DESCRIPTION OF THE TASK:
Where in the listing does the string "with" appear? Copy every line that holds it.
——————————
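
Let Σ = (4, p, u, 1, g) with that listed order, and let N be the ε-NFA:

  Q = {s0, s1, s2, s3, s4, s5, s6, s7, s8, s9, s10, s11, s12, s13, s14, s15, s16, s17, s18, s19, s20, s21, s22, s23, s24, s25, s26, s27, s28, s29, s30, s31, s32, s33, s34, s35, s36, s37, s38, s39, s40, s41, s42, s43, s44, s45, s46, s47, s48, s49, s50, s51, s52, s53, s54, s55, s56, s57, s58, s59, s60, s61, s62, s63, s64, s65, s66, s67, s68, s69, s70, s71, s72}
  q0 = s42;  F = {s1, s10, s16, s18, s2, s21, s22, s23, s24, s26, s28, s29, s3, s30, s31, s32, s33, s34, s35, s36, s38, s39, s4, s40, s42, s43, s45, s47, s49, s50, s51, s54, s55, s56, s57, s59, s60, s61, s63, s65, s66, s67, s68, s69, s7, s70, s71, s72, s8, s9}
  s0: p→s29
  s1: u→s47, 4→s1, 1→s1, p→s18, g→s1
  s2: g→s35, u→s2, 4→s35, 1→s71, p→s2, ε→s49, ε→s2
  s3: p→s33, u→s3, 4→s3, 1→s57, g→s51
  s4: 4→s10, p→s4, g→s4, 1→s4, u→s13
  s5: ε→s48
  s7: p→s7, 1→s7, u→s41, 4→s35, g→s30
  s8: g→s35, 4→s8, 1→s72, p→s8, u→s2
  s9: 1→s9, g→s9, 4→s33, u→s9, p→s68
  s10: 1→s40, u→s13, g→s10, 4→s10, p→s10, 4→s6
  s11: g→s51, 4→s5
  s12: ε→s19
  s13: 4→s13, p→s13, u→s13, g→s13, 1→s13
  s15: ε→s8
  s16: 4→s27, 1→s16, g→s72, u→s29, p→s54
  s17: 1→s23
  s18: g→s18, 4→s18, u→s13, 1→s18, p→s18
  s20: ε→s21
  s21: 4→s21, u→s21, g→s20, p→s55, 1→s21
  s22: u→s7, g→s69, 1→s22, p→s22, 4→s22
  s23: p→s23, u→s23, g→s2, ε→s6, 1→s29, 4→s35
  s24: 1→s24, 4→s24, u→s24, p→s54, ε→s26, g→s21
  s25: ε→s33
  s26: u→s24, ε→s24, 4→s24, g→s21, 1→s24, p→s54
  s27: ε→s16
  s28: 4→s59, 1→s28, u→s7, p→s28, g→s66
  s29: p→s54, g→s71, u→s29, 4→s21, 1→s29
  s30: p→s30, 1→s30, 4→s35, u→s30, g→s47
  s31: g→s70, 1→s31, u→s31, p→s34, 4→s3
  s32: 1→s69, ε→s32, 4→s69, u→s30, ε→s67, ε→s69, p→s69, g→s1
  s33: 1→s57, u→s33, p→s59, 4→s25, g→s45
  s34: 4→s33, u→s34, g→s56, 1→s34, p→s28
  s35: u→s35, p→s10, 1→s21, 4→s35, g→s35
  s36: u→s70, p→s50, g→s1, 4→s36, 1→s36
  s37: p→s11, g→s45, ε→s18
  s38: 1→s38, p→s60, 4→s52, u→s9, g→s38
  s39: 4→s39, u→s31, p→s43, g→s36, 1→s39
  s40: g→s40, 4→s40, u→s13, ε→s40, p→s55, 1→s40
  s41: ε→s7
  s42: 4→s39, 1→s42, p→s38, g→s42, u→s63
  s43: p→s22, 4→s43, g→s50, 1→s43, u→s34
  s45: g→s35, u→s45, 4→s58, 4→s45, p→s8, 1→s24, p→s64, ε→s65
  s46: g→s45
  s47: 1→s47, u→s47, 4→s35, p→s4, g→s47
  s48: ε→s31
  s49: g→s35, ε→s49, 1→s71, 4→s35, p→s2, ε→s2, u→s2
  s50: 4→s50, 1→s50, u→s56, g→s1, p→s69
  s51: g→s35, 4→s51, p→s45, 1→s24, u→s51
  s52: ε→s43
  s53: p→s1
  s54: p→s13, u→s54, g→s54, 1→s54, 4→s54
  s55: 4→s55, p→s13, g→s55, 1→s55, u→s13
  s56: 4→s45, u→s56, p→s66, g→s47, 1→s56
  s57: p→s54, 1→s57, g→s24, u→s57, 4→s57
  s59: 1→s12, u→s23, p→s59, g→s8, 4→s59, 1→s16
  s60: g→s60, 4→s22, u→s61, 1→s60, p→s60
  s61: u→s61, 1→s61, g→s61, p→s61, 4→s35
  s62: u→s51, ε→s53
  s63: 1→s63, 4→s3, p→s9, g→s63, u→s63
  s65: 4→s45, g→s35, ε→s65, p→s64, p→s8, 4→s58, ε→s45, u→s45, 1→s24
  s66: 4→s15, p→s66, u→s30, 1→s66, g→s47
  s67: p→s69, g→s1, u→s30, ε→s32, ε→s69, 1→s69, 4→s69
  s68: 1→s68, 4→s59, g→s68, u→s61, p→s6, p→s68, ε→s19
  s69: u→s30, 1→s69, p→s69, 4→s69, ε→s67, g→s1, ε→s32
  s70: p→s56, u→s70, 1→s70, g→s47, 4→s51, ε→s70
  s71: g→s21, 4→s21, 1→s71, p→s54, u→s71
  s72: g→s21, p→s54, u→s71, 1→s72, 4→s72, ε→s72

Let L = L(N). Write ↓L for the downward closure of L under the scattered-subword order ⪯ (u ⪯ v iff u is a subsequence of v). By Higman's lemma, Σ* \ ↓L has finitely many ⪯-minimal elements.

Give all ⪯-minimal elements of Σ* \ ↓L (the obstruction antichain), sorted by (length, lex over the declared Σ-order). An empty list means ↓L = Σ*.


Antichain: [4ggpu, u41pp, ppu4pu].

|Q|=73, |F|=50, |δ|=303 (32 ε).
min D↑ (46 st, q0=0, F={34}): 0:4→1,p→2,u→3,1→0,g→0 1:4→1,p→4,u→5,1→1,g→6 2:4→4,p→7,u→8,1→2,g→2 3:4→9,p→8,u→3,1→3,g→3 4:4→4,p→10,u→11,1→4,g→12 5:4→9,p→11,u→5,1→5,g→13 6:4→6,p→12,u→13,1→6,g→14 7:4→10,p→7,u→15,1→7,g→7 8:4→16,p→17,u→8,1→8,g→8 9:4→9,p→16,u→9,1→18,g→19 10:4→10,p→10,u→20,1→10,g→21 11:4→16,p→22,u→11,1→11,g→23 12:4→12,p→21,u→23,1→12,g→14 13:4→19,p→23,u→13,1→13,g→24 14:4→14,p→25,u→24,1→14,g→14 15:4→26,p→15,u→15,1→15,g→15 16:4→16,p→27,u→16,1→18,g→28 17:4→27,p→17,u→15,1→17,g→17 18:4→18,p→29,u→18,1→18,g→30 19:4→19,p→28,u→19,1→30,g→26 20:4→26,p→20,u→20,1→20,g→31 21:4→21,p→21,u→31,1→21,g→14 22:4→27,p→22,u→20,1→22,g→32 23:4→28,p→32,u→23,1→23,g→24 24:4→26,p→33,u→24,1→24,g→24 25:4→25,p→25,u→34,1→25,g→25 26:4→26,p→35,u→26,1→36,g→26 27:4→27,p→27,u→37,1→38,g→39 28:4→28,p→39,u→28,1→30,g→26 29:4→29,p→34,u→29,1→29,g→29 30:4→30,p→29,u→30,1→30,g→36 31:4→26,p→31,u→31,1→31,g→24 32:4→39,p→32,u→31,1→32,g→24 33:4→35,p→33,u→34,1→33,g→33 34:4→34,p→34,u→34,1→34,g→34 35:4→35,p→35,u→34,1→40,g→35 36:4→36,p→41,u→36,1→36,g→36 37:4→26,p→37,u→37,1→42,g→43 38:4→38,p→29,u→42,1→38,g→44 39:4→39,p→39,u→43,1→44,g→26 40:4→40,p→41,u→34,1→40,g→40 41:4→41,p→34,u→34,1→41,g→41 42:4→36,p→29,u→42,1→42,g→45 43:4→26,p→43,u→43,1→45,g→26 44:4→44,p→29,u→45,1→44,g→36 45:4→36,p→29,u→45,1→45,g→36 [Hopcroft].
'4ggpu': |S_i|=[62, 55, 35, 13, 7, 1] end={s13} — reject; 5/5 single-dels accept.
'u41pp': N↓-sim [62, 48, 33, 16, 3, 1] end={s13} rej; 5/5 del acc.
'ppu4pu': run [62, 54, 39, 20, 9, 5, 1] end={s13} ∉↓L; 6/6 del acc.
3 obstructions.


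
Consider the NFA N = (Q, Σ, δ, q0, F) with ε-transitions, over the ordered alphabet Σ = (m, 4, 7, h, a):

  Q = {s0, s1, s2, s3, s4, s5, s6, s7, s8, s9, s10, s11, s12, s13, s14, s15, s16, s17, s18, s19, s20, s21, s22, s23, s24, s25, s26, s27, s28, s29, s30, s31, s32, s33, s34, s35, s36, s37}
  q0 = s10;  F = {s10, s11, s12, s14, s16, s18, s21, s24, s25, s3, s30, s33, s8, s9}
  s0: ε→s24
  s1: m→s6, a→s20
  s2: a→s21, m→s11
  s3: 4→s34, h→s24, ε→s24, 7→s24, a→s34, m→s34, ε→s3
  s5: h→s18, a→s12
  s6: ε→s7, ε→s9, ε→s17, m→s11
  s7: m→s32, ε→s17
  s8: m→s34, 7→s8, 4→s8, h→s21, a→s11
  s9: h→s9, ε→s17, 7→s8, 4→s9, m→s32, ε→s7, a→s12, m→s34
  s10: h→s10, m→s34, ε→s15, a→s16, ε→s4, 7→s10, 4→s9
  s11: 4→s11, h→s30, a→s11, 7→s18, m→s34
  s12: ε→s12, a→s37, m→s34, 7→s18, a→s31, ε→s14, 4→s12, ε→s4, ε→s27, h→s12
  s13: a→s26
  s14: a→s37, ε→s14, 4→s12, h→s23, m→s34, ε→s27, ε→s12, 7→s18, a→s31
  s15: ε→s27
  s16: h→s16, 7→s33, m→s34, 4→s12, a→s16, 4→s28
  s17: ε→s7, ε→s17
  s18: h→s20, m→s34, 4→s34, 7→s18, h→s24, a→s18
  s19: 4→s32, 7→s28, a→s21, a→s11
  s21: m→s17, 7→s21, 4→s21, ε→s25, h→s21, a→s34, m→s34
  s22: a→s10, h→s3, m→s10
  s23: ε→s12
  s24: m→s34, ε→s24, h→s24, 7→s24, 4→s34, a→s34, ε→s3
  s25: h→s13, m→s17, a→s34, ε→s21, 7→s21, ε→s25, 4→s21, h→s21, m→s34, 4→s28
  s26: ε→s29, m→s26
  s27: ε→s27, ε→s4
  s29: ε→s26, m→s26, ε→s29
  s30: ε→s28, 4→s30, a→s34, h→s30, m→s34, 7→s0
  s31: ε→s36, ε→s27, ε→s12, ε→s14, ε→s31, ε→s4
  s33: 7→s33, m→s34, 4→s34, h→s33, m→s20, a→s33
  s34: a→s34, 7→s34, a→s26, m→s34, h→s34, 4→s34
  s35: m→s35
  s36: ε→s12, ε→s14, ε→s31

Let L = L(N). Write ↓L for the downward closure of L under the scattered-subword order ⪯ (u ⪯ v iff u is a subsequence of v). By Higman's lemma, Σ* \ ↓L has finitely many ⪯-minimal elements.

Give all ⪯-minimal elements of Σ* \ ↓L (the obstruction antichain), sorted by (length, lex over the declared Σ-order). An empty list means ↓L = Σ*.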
——————————
RESPONSE TO THE EXERCISE:
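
Let Σ = (4, p, u, 1, g) with that listed order, and let N be the ε-NFA:
Consider the NFA N = (Q, Σ, δ, q0, F) with ε-transitions, over the ordered alphabet Σ = (m, 4, 7, h, a):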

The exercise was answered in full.